_Exercise directions_
The output should consist solely of the line containing "(C) Br has a" and all lines after it through the final line of the entries below, reproduced exactly.

_Data for this exercise_

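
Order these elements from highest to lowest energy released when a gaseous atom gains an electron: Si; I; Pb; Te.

I, Te, Si, Pb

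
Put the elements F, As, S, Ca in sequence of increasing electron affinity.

Ca, As, S, F

F is in period 2, group 17; S is in period 3, group 16; Ca is in period 4, group 2; As is in period 4, group 15.
Adding an electron releases more energy for atoms nearer the top right (short of the noble gases).
Neither a single period nor a single group — weigh both effects.
As > Ca: As lies to the right of Ca in period 4, so the across-period effect alone puts As higher.
S > As: both effects reinforce here, so S is clearly the higher of the two.
F > S: both effects reinforce here, so F is clearly the higher of the two.
Tabulated electron affinity (kJ/mol): F 328, S 200, Ca 2, As 78.
So from lowest to highest: Ca < As < S < F.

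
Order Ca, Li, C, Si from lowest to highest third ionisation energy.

Consider each +2 ion: Ca²⁺ is the bare [Ar] core; Li²⁺ is already 1 electron into the core; C²⁺ still has 2 valence electrons; Si²⁺ still has 2 valence electrons.
Pulling an electron out of a noble-gas core costs far more than removing a remaining valence electron, so Ca and Li sit at the high end of IE_3.
Valence configurations: C²⁺ [He]2s², Si²⁺ [Ne]3s².
Tabulated IE_3 (kJ/mol): Ca 4912, Li 11815, C 4620, Si 3232.
Overall IE_3 order: Si < C < Ca < Li.

Si, C, Ca, Li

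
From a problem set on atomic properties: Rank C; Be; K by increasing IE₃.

K < C < Be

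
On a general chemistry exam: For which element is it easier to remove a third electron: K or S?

S

IE_3 is the cost of taking one more electron from the +2 cation: K²⁺ is already 1 electron into the core; S²⁺ still has 4 valence electrons.
Pulling an electron out of a noble-gas core costs far more than removing a remaining valence electron, so K sits at the high end of IE_3.
Tabulated IE_3 (kJ/mol): K 4420, S 3357.
Putting it together, IE_3: S < K.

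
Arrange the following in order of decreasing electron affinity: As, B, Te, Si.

Electron affinity generally becomes more exothermic across a period toward the halogens and less exothermic down a group.
These sit on a diagonal, where the across-period and down-group effects partly cancel.
As > B: period and group pull opposite ways; the across-period shift dominates (78 vs 27 kJ/mol).
Si > As: the two effects oppose for this pair; the down-group effect wins (134 vs 78 kJ/mol).
Te > Si: period and group pull opposite ways; the across-period shift dominates (190 vs 134 kJ/mol).
Approximate values (kJ/mol): B 27, Si 134, As 78, Te 190.
So from highest to lowest: Te > Si > As > B.

Te, Si, As, B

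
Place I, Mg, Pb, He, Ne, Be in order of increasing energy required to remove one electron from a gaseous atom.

He is in period 1, group 18; Be is in period 2, group 2; Ne is in period 2, group 18; Mg is in period 3, group 2; I is in period 5, group 17; Pb is in period 6, group 14.
IE₁ increases left→right with effective nuclear charge and decreases top→bottom as the valence shell moves farther out.
Here both period and group differ, so the two effects have to be weighed against each other.
Mg > Pb: the two effects oppose for this pair; the down-group effect wins (738 vs 716 kJ/mol).
Be > Mg: they share group 2; the group trend gives Be the larger value.
I > Be: period and group pull opposite ways; the across-period shift dominates (1008 vs 900 kJ/mol).
Ne > I: both effects reinforce here, so Ne is clearly the higher of the two.
He > Ne: they share group 18; the group trend gives He the larger value.
Approximate values (kJ/mol): He 2372, Be 900, Ne 2081, Mg 738, I 1008, Pb 716.
So from lowest to highest: Pb < Mg < Be < I < Ne < He.

Pb < Mg < Be < I < Ne < He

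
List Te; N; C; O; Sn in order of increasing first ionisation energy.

Sn, Te, C, O, N

C is in period 2, group 14; N is in period 2, group 15; O is in period 2, group 16; Sn is in period 5, group 14; Te is in period 5, group 16.
IE₁ increases left→right with effective nuclear charge and decreases top→bottom as the valence shell moves farther out.
These span different periods and groups, so the two trends combine.
Te > Sn: both are in period 5; the period trend gives Te the larger value.
C > Te: period and group pull opposite ways; the down-group shift dominates (1086 vs 869 kJ/mol).
O > C: O lies to the right of C in period 2, so the across-period effect alone puts O higher.
N > O: this pair runs against the simple trend — see the exception note.
Note the exception: N has a higher first ionization energy than O, contrary to the simple trend — pairing an electron in O's 2p⁴ costs repulsion energy, so O ionizes more easily than half-filled N (2p³).
Approximate values (kJ/mol): C 1086, N 1402, O 1314, Sn 709, Te 869.
So from lowest to highest: Sn < Te < C < O < N.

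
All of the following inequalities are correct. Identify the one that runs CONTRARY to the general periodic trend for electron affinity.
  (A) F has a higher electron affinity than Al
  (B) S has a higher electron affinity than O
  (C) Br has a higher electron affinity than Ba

The general trend: electron affinity increases across a period and decreases down a group.
(A) F (period 2, group 17) vs Al (period 3, group 13): the stated order agrees with the simple trend.
(B) S (period 3, group 16) vs O (period 2, group 16): the stated order contradicts the simple trend.
(C) Br (period 4, group 17) vs Ba (period 6, group 2): the stated order agrees with the simple trend.
The exception is (B): the compact 2p subshell of O repels the added electron more than S's larger 3p does.

(B)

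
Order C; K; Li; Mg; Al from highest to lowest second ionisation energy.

The second ionization energy removes an electron from the +1 ion. For each element: C⁺ still has 3 valence electrons; K⁺ is the bare [Ar] core; Li⁺ is the bare [He] core; Mg⁺ still has 1 valence electron; Al⁺ still has 2 valence electrons.
Core electrons are held far more tightly than valence electrons, so K and Li top the IE_2 order.
Valence configurations: C⁺ [He]2s²2p¹, Mg⁺ [Ne]3s¹, Al⁺ [Ne]3s².
Tabulated IE_2 (kJ/mol): C 2353, K 3052, Li 7298, Mg 1451, Al 1817.
Overall IE_2 order: Mg < Al < C < K < Li.

Li > K > C > Al > Mg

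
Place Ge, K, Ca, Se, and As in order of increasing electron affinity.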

_Exercise solution_
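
  (C) Br has a higher electron affinity than Ba

The general trend: electron affinity increases across a period and decreases down a group.
(A) F (period 2, group 17) vs Al (period 3, group 13): the stated order agrees with the simple trend.
(B) S (period 3, group 16) vs O (period 2, group 16): the stated order contradicts the simple trend.
(C) Br (period 4, group 17) vs Ba (period 6, group 2): the stated order agrees with the simple trend.
The exception is (B): the compact 2p subshell of O repels the added electron more than S's larger 3p does.

(B)

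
Order C; K; Li; Mg; Al from highest to lowest second ionisation energy.

The second ionization energy removes an electron from the +1 ion. For each element: C⁺ still has 3 valence electrons; K⁺ is the bare [Ar] core; Li⁺ is the bare [He] core; Mg⁺ still has 1 valence electron; Al⁺ still has 2 valence electrons.
Core electrons are held far more tightly than valence electrons, so K and Li top the IE_2 order.
Valence configurations: C⁺ [He]2s²2p¹, Mg⁺ [Ne]3s¹, Al⁺ [Ne]3s².
Tabulated IE_2 (kJ/mol): C 2353, K 3052, Li 7298, Mg 1451, Al 1817.
Overall IE_2 order: Mg < Al < C < K < Li.

Li > K > C > Al > Mg

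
Place Ge, K, Ca, Se, and As in order of increasing electron affinity.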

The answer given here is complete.